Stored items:

- Opening Delimiter -

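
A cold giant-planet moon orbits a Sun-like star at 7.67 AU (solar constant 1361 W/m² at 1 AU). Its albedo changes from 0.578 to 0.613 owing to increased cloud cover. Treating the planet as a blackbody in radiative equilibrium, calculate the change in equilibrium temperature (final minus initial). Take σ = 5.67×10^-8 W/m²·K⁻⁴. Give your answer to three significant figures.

By the inverse-square law, S = 1361/7.67² = 23.13 W/m².
With α = 0.578, T₁ = 81.00 K.
With α = 0.613, T₂ = 79.27 K.
Change: 79.27 − 81.00 = -1.734 K.

-1.73 K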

- Closing Delimiter -

*What you need to do*
Without omitting any record, transcribe the data exactly.

*Response area*
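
A cold giant-planet moon orbits a Sun-like star at 7.67 AU (solar constant 1361 W/m² at 1 AU). Its albedo changes from 0.578 to 0.613 owing to increased cloud cover. Treating the planet as a blackbody in radiative equilibrium, calculate the change in equilibrium temperature (final minus initial). Take σ = 5.67×10^-8 W/m²·K⁻⁴. Give your answer to three significant figures.

By the inverse-square law, S = 1361/7.67² = 23.13 W/m².
With α = 0.578, T₁ = 81.00 K.
With α = 0.613, T₂ = 79.27 K.
Change: 79.27 − 81.00 = -1.734 K.

-1.73 K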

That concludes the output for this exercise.